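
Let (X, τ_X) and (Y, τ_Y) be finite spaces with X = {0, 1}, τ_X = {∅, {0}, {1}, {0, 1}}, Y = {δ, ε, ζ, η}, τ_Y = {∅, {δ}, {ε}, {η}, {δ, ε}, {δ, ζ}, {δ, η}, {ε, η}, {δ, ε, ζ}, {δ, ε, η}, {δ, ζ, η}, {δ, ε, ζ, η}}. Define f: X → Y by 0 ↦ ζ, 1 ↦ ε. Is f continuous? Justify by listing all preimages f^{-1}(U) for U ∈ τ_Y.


f IS continuous.

Compute f^{-1}(U) for each U ∈ τ_Y:
  U = ∅: f^{-1}(U) = ∅ ∈ τ_X ✓.
  U = {δ}: f^{-1}(U) = ∅ ∈ τ_X ✓.
  U = {ε}: f^{-1}(U) = {1} ∈ τ_X ✓.
  U = {η}: f^{-1}(U) = ∅ ∈ τ_X ✓.
  U = {δ, ε}: f^{-1}(U) = {1} ∈ τ_X ✓.
  U = {δ, ζ}: f^{-1}(U) = {0} ∈ τ_X ✓.
  U = {δ, η}: f^{-1}(U) = ∅ ∈ τ_X ✓.
  U = {ε, η}: f^{-1}(U) = {1} ∈ τ_X ✓.
  U = {δ, ε, ζ}: f^{-1}(U) = {0, 1} ∈ τ_X ✓.
  U = {δ, ε, η}: f^{-1}(U) = {1} ∈ τ_X ✓.
  U = {δ, ζ, η}: f^{-1}(U) = {0} ∈ τ_X ✓.
  U = {δ, ε, ζ, η}: f^{-1}(U) = {0, 1} ∈ τ_X ✓.
Every preimage lies in τ_X, so f IS continuous.


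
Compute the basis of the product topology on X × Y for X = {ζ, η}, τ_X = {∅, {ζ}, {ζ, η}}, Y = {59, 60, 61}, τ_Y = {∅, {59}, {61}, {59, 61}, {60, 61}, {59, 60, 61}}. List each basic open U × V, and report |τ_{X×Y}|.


Basis B = {∅ × ∅, {ζ} × {59}, {ζ} × {61}, {ζ} × {59, 61}, {ζ, η} × {59}, {ζ} × {60, 61}, {ζ, η} × {61}, {ζ} × {59, 60, 61}, {ζ, η} × {59, 61}, {ζ, η} × {60, 61}, {ζ, η} × {59, 60, 61}}; |τ_{X×Y}| = 18.

Enumerate products U × V with U ∈ τ_X, V ∈ τ_Y (deduplicated):
  ∅ × ∅ = {} (∅)
  {ζ} × {59} = {(ζ,59)}
  {ζ} × {61} = {(ζ,61)}
  {ζ} × {59, 61} = {(ζ,59), (ζ,61)}
  {ζ, η} × {59} = {(ζ,59), (η,59)}
  {ζ} × {60, 61} = {(ζ,60), (ζ,61)}
  {ζ, η} × {61} = {(ζ,61), (η,61)}
  {ζ} × {59, 60, 61} = {(ζ,59), (ζ,60), (ζ,61)}
  {ζ, η} × {59, 61} = {(ζ,59), (ζ,61), (η,59), (η,61)}
  {ζ, η} × {60, 61} = {(ζ,60), (ζ,61), (η,60), (η,61)}
  {ζ, η} × {59, 60, 61} = {(ζ,59), (ζ,60), (ζ,61), (η,59), (η,60), (η,61)}
These 11 distinct sets form the basis B.
Close under arbitrary unions to get τ_{X×Y}; counting gives |τ_{X×Y}| = 18.


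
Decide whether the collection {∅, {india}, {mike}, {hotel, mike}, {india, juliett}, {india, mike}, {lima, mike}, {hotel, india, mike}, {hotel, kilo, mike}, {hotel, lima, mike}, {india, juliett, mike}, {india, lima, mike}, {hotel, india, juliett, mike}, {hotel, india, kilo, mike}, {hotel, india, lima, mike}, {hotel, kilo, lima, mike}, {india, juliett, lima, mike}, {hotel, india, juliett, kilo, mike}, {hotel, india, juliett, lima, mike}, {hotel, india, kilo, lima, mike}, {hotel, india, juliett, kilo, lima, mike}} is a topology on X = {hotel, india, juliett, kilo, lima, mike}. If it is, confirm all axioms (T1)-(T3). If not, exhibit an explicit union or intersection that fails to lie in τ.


τ IS a topology on X.

Axiom (T1): ∅ ∈ τ? Yes; X ∈ τ? Yes.
Axiom (T2/T3): check pairwise unions and intersections of members of τ.
All pairwise intersections and unions checked — each lies in τ. Therefore τ satisfies (T1), (T2), (T3): it IS a topology on X.


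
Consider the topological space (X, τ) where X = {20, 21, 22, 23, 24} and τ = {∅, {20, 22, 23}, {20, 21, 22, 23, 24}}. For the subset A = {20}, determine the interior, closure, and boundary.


int(A) = ∅, cl(A) = {20, 21, 22, 23, 24}, ∂A = {20, 21, 22, 23, 24}.

Closed sets in (X, τ) are complements of opens:
  closed(X, τ) = {∅, {21, 24}, {20, 21, 22, 23, 24}}.
int(A) = ⋃ {U ∈ τ : U ⊆ A}. Opens contained in A: ∅.
Taking the union of these: int(A) = ∅.
cl(A) = ⋂ {C closed : A ⊆ C}. Closed sets containing A: {20, 21, 22, 23, 24}.
Intersecting these: cl(A) = {20, 21, 22, 23, 24}.
∂A = cl(A) ∖ int(A) = {20, 21, 22, 23, 24} ∖ ∅ = {20, 21, 22, 23, 24}.


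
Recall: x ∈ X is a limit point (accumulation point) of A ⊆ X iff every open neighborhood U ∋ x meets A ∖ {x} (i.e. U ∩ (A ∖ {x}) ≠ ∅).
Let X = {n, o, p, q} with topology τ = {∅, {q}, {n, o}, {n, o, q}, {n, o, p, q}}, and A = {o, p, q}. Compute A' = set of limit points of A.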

--------------------------------------------------

Leaving every word in place, output the whole listing above.

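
Let (X, τ_X) and (Y, τ_Y) be finite spaces with X = {0, 1}, τ_X = {∅, {0}, {1}, {0, 1}}, Y = {δ, ε, ζ, η}, τ_Y = {∅, {δ}, {ε}, {η}, {δ, ε}, {δ, ζ}, {δ, η}, {ε, η}, {δ, ε, ζ}, {δ, ε, η}, {δ, ζ, η}, {δ, ε, ζ, η}}. Define f: X → Y by 0 ↦ ζ, 1 ↦ ε. Is f continuous? Justify by listing all preimages f^{-1}(U) for U ∈ τ_Y.


f IS continuous.

Compute f^{-1}(U) for each U ∈ τ_Y:
  U = ∅: f^{-1}(U) = ∅ ∈ τ_X ✓.
  U = {δ}: f^{-1}(U) = ∅ ∈ τ_X ✓.
  U = {ε}: f^{-1}(U) = {1} ∈ τ_X ✓.
  U = {η}: f^{-1}(U) = ∅ ∈ τ_X ✓.
  U = {δ, ε}: f^{-1}(U) = {1} ∈ τ_X ✓.
  U = {δ, ζ}: f^{-1}(U) = {0} ∈ τ_X ✓.
  U = {δ, η}: f^{-1}(U) = ∅ ∈ τ_X ✓.
  U = {ε, η}: f^{-1}(U) = {1} ∈ τ_X ✓.
  U = {δ, ε, ζ}: f^{-1}(U) = {0, 1} ∈ τ_X ✓.
  U = {δ, ε, η}: f^{-1}(U) = {1} ∈ τ_X ✓.
  U = {δ, ζ, η}: f^{-1}(U) = {0} ∈ τ_X ✓.
  U = {δ, ε, ζ, η}: f^{-1}(U) = {0, 1} ∈ τ_X ✓.
Every preimage lies in τ_X, so f IS continuous.


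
Compute the basis of the product topology on X × Y for X = {ζ, η}, τ_X = {∅, {ζ}, {ζ, η}}, Y = {59, 60, 61}, τ_Y = {∅, {59}, {61}, {59, 61}, {60, 61}, {59, 60, 61}}. List each basic open U × V, and report |τ_{X×Y}|.


Basis B = {∅ × ∅, {ζ} × {59}, {ζ} × {61}, {ζ} × {59, 61}, {ζ, η} × {59}, {ζ} × {60, 61}, {ζ, η} × {61}, {ζ} × {59, 60, 61}, {ζ, η} × {59, 61}, {ζ, η} × {60, 61}, {ζ, η} × {59, 60, 61}}; |τ_{X×Y}| = 18.

Enumerate products U × V with U ∈ τ_X, V ∈ τ_Y (deduplicated):
  ∅ × ∅ = {} (∅)
  {ζ} × {59} = {(ζ,59)}
  {ζ} × {61} = {(ζ,61)}
  {ζ} × {59, 61} = {(ζ,59), (ζ,61)}
  {ζ, η} × {59} = {(ζ,59), (η,59)}
  {ζ} × {60, 61} = {(ζ,60), (ζ,61)}
  {ζ, η} × {61} = {(ζ,61), (η,61)}
  {ζ} × {59, 60, 61} = {(ζ,59), (ζ,60), (ζ,61)}
  {ζ, η} × {59, 61} = {(ζ,59), (ζ,61), (η,59), (η,61)}
  {ζ, η} × {60, 61} = {(ζ,60), (ζ,61), (η,60), (η,61)}
  {ζ, η} × {59, 60, 61} = {(ζ,59), (ζ,60), (ζ,61), (η,59), (η,60), (η,61)}
These 11 distinct sets form the basis B.
Close under arbitrary unions to get τ_{X×Y}; counting gives |τ_{X×Y}| = 18.


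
Decide whether the collection {∅, {india}, {mike}, {hotel, mike}, {india, juliett}, {india, mike}, {lima, mike}, {hotel, india, mike}, {hotel, kilo, mike}, {hotel, lima, mike}, {india, juliett, mike}, {india, lima, mike}, {hotel, india, juliett, mike}, {hotel, india, kilo, mike}, {hotel, india, lima, mike}, {hotel, kilo, lima, mike}, {india, juliett, lima, mike}, {hotel, india, juliett, kilo, mike}, {hotel, india, juliett, lima, mike}, {hotel, india, kilo, lima, mike}, {hotel, india, juliett, kilo, lima, mike}} is a topology on X = {hotel, india, juliett, kilo, lima, mike}. If it is, confirm all axioms (T1)-(T3). If not, exhibit an explicit union or intersection that fails to lie in τ.


τ IS a topology on X.

Axiom (T1): ∅ ∈ τ? Yes; X ∈ τ? Yes.
Axiom (T2/T3): check pairwise unions and intersections of members of τ.
All pairwise intersections and unions checked — each lies in τ. Therefore τ satisfies (T1), (T2), (T3): it IS a topology on X.


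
Consider the topological space (X, τ) where X = {20, 21, 22, 23, 24} and τ = {∅, {20, 22, 23}, {20, 21, 22, 23, 24}}. For the subset A = {20}, determine the interior, closure, and boundary.


int(A) = ∅, cl(A) = {20, 21, 22, 23, 24}, ∂A = {20, 21, 22, 23, 24}.

Closed sets in (X, τ) are complements of opens:
  closed(X, τ) = {∅, {21, 24}, {20, 21, 22, 23, 24}}.
int(A) = ⋃ {U ∈ τ : U ⊆ A}. Opens contained in A: ∅.
Taking the union of these: int(A) = ∅.
cl(A) = ⋂ {C closed : A ⊆ C}. Closed sets containing A: {20, 21, 22, 23, 24}.
Intersecting these: cl(A) = {20, 21, 22, 23, 24}.
∂A = cl(A) ∖ int(A) = {20, 21, 22, 23, 24} ∖ ∅ = {20, 21, 22, 23, 24}.


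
Recall: x ∈ X is a limit point (accumulation point) of A ⊆ X iff every open neighborhood U ∋ x meets A ∖ {x} (i.e. U ∩ (A ∖ {x}) ≠ ∅).
Let X = {n, o, p, q} with topology τ = {∅, {q}, {n, o}, {n, o, q}, {n, o, p, q}}, and A = {o, p, q}. Compute A' = set of limit points of A.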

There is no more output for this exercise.